◆ What you will do
Given the entries that follow, write out exactly the lines starting at the one containing "can_invite, can_read, elevated." and ending at the one containing "(1): IF role_editor THEN can_publish", both ends included, and only those.
**** Provided data
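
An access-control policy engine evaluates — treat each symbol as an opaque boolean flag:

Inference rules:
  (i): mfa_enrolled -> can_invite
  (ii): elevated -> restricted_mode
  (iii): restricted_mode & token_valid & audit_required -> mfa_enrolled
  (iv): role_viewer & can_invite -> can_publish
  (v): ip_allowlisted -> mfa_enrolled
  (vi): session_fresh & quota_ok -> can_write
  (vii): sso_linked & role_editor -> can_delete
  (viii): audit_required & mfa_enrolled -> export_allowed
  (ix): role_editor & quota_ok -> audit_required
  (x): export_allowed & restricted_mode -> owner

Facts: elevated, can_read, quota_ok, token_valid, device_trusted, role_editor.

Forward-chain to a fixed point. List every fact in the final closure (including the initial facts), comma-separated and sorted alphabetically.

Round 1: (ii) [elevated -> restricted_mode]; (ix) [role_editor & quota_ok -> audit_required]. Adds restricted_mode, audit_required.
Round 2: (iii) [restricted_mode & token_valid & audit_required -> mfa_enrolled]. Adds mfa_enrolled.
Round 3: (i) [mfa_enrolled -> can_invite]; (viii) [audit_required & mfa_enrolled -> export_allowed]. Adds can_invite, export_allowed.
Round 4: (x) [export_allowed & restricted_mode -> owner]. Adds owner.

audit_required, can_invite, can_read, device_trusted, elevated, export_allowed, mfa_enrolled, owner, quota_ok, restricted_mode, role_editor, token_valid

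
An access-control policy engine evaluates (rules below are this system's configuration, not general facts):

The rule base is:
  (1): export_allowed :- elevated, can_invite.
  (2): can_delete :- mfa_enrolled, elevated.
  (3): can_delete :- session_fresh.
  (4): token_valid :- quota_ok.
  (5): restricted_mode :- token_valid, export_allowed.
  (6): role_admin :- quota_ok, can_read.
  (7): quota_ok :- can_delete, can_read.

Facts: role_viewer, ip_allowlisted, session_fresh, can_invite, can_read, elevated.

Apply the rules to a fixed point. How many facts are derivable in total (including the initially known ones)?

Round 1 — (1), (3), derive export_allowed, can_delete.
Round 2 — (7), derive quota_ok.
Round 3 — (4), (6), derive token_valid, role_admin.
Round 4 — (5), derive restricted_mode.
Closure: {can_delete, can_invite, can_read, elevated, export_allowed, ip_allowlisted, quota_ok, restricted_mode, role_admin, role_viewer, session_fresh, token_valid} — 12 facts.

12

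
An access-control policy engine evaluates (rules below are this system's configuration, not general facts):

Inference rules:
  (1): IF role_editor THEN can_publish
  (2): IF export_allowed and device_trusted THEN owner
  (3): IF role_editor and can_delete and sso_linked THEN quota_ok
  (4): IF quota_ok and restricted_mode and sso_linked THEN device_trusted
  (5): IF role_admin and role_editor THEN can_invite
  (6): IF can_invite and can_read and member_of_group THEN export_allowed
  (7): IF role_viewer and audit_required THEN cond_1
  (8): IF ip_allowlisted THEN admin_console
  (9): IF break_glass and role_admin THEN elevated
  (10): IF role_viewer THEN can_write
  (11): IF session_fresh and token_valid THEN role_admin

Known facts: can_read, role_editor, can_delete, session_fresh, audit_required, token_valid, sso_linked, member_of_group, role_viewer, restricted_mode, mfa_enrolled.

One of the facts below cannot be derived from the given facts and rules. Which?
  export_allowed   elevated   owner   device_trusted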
********
◆ Result of this exercise
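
Facts: role_viewer, ip_allowlisted, session_fresh, can_invite, can_read, elevated.

Apply the rules to a fixed point. How many facts are derivable in total (including the initially known ones)?

Round 1 — (1), (3), derive export_allowed, can_delete.
Round 2 — (7), derive quota_ok.
Round 3 — (4), (6), derive token_valid, role_admin.
Round 4 — (5), derive restricted_mode.
Closure: {can_delete, can_invite, can_read, elevated, export_allowed, ip_allowlisted, quota_ok, restricted_mode, role_admin, role_viewer, session_fresh, token_valid} — 12 facts.

12

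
An access-control policy engine evaluates (rules below are this system's configuration, not general facts):

Inference rules:
  (1): IF role_editor THEN can_publish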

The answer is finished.